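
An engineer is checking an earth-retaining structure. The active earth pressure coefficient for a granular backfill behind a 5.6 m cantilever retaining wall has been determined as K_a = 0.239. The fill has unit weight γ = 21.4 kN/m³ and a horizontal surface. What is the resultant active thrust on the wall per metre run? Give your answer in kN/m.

P = ½ K_a γ H² = 0.5 × 0.239 × 21.4 × 5.6² = 80.20 kN/m.

80.2 kN/m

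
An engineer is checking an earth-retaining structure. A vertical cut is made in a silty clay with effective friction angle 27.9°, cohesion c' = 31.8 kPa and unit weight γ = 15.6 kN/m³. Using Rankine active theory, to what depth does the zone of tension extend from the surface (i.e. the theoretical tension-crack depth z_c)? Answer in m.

6.77 m

K_a = tan²(45° − 27.9°/2) = 0.3625; √K_a = 0.6020.
The active pressure is zero where K_a γ z = 2c√K_a, so z_c = 2c/(γ√K_a) = 2×31.8/(15.6×0.6020) = 6.772 m.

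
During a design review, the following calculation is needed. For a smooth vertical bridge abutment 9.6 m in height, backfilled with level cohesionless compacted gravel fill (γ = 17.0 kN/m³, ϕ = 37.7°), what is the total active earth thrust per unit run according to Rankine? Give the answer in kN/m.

K_a = tan²(45° − φ/2) = 0.2411.
P_a = ½ K_a γ H² = 0.5 × 0.2411 × 17.0 × 9.6² = 188.8 kN/m.

189 kN/m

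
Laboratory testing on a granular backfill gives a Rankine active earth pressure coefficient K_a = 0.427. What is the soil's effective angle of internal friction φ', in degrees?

K_a = tan²(45° − φ/2) ⇒ 45° − φ/2 = arctan(√0.427) = 33.16°.
φ = 2(45° − 33.16°) = 23.67°.

23.7°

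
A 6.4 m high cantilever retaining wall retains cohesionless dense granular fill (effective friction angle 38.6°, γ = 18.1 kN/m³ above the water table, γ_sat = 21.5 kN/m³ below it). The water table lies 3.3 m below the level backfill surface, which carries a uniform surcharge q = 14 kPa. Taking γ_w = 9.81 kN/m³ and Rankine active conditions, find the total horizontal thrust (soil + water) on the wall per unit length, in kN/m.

K_a = tan²(45° − φ/2) = 0.2316.
γ' = 21.5 − 9.81 = 11.69 kN/m³. h₂ = H − d_w = 3.1 m.
σ'_h: at surface K_a·q = 3.243; at WT K_a(q+γd_w) = 17.08; at base K_a(q+γd_w+γ'h₂) = 25.47 kPa.
P₁ = ½(3.243+17.08)×3.3 = 33.53; P₂ = ½(17.08+25.47)×3.1 = 65.95; P_w = ½γ_w h₂² = 47.14.
Total = 33.53+65.95+47.14 = 146.6 kN/m.

147 kN/m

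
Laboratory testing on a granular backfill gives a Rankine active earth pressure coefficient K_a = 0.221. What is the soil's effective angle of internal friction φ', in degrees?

39.6°

K_a = tan²(45° − φ/2) ⇒ 45° − φ/2 = arctan(√0.221) = 25.18°.
φ = 2(45° − 25.18°) = 39.64°.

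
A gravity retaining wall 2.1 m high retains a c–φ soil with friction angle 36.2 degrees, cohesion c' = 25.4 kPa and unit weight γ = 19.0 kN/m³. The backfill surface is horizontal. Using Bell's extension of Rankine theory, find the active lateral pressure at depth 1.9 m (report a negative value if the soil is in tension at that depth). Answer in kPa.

-16.5 kPa

K_a = (1 − sin φ)/(1 + sin φ) = 0.2574.
σ_a = K_a γ z − 2c√K_a = 0.2574×19.0×1.9 − 2×25.4×0.5073 = -16.48 kPa.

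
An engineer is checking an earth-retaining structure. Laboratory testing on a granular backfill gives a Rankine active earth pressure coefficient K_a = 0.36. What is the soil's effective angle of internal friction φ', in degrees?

K_a = tan²(45° − φ/2) ⇒ 45° − φ/2 = arctan(√0.36) = 30.96°.
φ = 2(45° − 30.96°) = 28.07°.

28.1°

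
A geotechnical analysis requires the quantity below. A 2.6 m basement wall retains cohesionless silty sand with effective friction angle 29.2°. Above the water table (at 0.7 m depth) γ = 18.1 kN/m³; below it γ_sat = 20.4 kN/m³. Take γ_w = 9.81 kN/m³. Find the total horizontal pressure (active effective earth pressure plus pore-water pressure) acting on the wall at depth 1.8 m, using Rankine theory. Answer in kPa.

K_a = (1 − sin φ)/(1 + sin φ) = 0.3442.
γ' = 20.4 − 9.81 = 10.59 kN/m³.
Effective vertical stress at 1.8 m: σ'_v = 18.1×0.7 + 10.59×1.10 = 24.32 kPa.
σ'_h = K_a σ'_v = 0.3442 × 24.32 = 8.371 kPa; u = γ_w × 1.10 = 10.79 kPa.
Total σ_h = 8.371 + 10.79 = 19.16 kPa.

19.2 kPa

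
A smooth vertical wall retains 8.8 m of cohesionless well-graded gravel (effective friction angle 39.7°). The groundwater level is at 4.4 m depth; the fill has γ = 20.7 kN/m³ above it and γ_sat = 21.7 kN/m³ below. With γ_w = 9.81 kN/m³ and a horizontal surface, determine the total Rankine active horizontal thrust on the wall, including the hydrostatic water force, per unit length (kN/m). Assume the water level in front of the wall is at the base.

K_a = tan²(45° − φ/2) = 0.2204.
γ' = 21.7 − 9.81 = 11.89 kN/m³. Depth below WT = 4.4 m.
σ'_h at WT = K_a γ d_w = 20.08 kPa; at base = 20.08 + K_a γ' × 4.4 = 31.61 kPa.
P₁ (0–4.4 m) = ½×20.08×4.4 = 44.17. P₂ (4.4–8.8 m) = ½(20.08+31.61)×4.4 = 113.7.
P_w = ½ γ_w h₂² = 0.5×9.81×4.4² = 94.96. Total = 44.17+113.7+94.96 = 252.8 kN/m.

253 kN/m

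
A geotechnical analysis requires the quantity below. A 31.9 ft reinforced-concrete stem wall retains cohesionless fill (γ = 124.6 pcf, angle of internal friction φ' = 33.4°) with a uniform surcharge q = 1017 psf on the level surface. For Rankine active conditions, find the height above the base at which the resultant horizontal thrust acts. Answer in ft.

K_a = 0.2899.
Triangular part P₁ = ½K_aγH² = 18380 at H/3 = 10.63 ft; rectangular part P₂ = K_a q H = 9406 at H/2 = 15.95 ft.
ȳ = (P₁·10.63 + P₂·15.95)/(P₁+P₂) = 12.43 ft.

12.4 ft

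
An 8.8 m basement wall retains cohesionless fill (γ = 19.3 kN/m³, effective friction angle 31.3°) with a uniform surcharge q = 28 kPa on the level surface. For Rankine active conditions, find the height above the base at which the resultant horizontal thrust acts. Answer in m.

K_a = 0.3162.
Triangular part P₁ = ½K_aγH² = 236.3 at H/3 = 2.933 m; rectangular part P₂ = K_a q H = 77.91 at H/2 = 4.400 m.
ȳ = (P₁·2.933 + P₂·4.400)/(P₁+P₂) = 3.297 m.

3.30 m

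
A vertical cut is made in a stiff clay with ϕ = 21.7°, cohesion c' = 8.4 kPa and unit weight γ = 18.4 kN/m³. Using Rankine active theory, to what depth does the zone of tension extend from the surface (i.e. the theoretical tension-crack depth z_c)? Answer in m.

K_a = tan²(45° − 21.7°/2) = 0.4601; √K_a = 0.6783.
The active pressure is zero where K_a γ z = 2c√K_a, so z_c = 2c/(γ√K_a) = 2×8.4/(18.4×0.6783) = 1.346 m.

1.35 m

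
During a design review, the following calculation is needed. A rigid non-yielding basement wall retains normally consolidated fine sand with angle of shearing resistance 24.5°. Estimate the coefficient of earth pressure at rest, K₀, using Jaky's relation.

0.585

K₀ = 1 − sin φ' = 1 − sin 24.5° = 0.5853.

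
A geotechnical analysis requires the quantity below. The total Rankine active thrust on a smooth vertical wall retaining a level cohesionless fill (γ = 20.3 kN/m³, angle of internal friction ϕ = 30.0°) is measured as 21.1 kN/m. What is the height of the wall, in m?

2.50 m

K_a = 0.3333. P_a = ½ K_a γ H² ⇒ H = √(2P_a/(K_a γ)).
H = √(2×21.1/(0.3333×20.3)) = 2.497 m.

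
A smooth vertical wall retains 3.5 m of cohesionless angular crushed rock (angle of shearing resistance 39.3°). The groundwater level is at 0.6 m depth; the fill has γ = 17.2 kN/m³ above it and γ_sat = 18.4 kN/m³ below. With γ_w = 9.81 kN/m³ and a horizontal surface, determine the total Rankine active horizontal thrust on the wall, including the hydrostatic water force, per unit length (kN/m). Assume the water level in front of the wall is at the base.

56.8 kN/m

K_a = tan²(45° − φ/2) = 0.2245.
γ' = 18.4 − 9.81 = 8.590 kN/m³. Depth below WT = 2.9 m.
σ'_h at WT = K_a γ d_w = 2.316 kPa; at base = 2.316 + K_a γ' × 2.9 = 7.908 kPa.
P₁ (0–0.6 m) = ½×2.316×0.6 = 0.6949. P₂ (0.6–3.5 m) = ½(2.316+7.908)×2.9 = 14.82.
P_w = ½ γ_w h₂² = 0.5×9.81×2.9² = 41.25. Total = 0.6949+14.82+41.25 = 56.77 kN/m.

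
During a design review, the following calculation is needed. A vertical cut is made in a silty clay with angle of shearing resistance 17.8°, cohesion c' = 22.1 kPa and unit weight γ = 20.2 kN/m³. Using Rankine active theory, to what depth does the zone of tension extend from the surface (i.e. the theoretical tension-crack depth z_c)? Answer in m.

3.00 m

K_a = tan²(45° − 17.8°/2) = 0.5318; √K_a = 0.7292.
The active pressure is zero where K_a γ z = 2c√K_a, so z_c = 2c/(γ√K_a) = 2×22.1/(20.2×0.7292) = 3.001 m.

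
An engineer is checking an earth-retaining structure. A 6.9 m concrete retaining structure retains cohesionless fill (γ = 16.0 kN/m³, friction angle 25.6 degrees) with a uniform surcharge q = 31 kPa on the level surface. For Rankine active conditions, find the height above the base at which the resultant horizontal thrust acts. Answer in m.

K_a = 0.3966.
Triangular part P₁ = ½K_aγH² = 151.0 at H/3 = 2.300 m; rectangular part P₂ = K_a q H = 84.83 at H/2 = 3.450 m.
ȳ = (P₁·2.300 + P₂·3.450)/(P₁+P₂) = 2.714 m.

2.71 m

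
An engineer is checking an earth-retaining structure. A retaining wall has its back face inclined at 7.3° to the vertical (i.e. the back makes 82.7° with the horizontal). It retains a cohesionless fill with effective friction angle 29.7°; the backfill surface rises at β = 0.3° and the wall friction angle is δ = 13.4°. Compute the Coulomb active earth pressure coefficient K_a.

K_a = sin²(α+φ) / [sin²α · sin(α−δ) · (1 + √{sin(φ+δ)sin(φ−β) / (sin(α−δ)sin(α+β))})²].
With α = 82.7°, φ = 29.7°, δ = 13.4°, β = 0.3°: K_a = 0.3623.

0.362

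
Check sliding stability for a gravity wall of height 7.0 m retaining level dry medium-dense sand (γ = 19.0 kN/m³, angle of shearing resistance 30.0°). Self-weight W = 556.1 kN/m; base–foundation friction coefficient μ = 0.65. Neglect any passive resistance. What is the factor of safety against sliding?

2.33

K_a = tan²(45° − 30.0°/2) = 0.3333.
P_a = ½K_aγH² = 0.5×0.3333×19.0×7.0² = 155.2 kN/m, acting at H/3 = 2.333 m above the base.
FS_sliding = μW / P_a = 0.65×556.1 / 155.2 = 2.330.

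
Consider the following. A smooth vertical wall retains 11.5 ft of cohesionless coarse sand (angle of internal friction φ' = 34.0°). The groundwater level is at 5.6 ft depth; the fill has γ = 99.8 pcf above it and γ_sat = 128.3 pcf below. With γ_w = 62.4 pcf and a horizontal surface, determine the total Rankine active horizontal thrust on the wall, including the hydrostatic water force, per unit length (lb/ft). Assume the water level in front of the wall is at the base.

K_a = tan²(45° − φ/2) = 0.2827.
γ' = 128.3 − 62.4 = 65.90 pcf. Depth below WT = 5.9 ft.
σ'_h at WT = K_a γ d_w = 158.0 psf; at base = 158.0 + K_a γ' × 5.9 = 267.9 psf.
P₁ (0–5.6 ft) = ½×158.0×5.6 = 442.4. P₂ (5.6–11.5 ft) = ½(158.0+267.9)×5.9 = 1256.
P_w = ½ γ_w h₂² = 0.5×62.4×5.9² = 1086. Total = 442.4+1256+1086 = 2785 lb/ft.

2780 lb/ft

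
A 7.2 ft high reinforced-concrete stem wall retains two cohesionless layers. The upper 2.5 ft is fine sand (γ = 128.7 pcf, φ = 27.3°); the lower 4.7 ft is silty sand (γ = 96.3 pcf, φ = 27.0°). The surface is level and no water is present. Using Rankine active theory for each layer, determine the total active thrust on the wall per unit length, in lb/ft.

1120 lb/ft

K_a1 = tan²(45°−27.3°/2) = 0.3711; K_a2 = tan²(45°−27.0°/2) = 0.3755.
Layer 1: σ at base = K_a1 γ₁ h₁ = 119.4 psf; P₁ = ½×119.4×2.5 = 149.3.
Layer 2: σ_v at top = γ₁h₁ = 321.8; σ_h top = K_a2×321.8 = 120.8; σ_h base = K_a2×(321.8+96.3×4.7) = 290.8.
P₂ = ½(120.8+290.8)×4.7 = 967.3. Total P_a = 149.3+967.3 = 1117 lb/ft.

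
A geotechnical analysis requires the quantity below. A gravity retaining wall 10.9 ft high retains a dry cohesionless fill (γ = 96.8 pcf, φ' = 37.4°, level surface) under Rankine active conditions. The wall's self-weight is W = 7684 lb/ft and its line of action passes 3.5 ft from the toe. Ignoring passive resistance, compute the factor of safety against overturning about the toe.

K_a = tan²(45° − 37.4°/2) = 0.2443.
P_a = ½K_aγH² = 0.5×0.2443×96.8×10.9² = 1405 lb/ft, acting at H/3 = 3.633 ft above the base.
Overturning moment M_o = P_a × H/3 = 1405 × 3.633 = 5103.
Resisting moment M_r = W × 3.5 = 7684 × 3.5 = 26890.
FS_overturning = M_r/M_o = 26890/5103 = 5.270.

5.27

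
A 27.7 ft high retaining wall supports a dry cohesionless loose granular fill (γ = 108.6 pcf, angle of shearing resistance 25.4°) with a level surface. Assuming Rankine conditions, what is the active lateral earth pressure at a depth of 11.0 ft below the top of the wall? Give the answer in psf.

K_a = (1 − sin φ)/(1 + sin φ) = 0.3996.
σ_h = K_a γ z = 0.3996 × 108.6 × 11.0 = 477.4 psf.

477 psf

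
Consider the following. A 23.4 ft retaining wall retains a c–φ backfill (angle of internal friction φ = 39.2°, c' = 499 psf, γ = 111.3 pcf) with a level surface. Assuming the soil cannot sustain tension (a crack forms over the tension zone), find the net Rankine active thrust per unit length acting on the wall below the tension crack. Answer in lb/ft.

256 lb/ft

K_a = 0.2255; √K_a = 0.4748.
Tension-crack depth z_c = 2c/(γ√K_a) = 2×499/(111.3×0.4748) = 18.88 ft.
σ_a at base = K_a γ H − 2c√K_a = 0.2255×111.3×23.4 − 2×499×0.4748 = 113.3 psf.
P_a = ½ × 113.3 × (H − z_c) = 0.5×113.3×4.516 = 255.9 lb/ft.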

■ **Assignment**
Return exactly the line that contains "Consider the following. A 23.4" and every line after it, through the last line of the records.

■ **Task answer**
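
Consider the following. A 23.4 ft retaining wall retains a c–φ backfill (angle of internal friction φ = 39.2°, c' = 499 psf, γ = 111.3 pcf) with a level surface. Assuming the soil cannot sustain tension (a crack forms over the tension zone), find the net Rankine active thrust per unit length acting on the wall below the tension crack. Answer in lb/ft.

256 lb/ft

K_a = 0.2255; √K_a = 0.4748.
Tension-crack depth z_c = 2c/(γ√K_a) = 2×499/(111.3×0.4748) = 18.88 ft.
σ_a at base = K_a γ H − 2c√K_a = 0.2255×111.3×23.4 − 2×499×0.4748 = 113.3 psf.
P_a = ½ × 113.3 × (H − z_c) = 0.5×113.3×4.516 = 255.9 lb/ft.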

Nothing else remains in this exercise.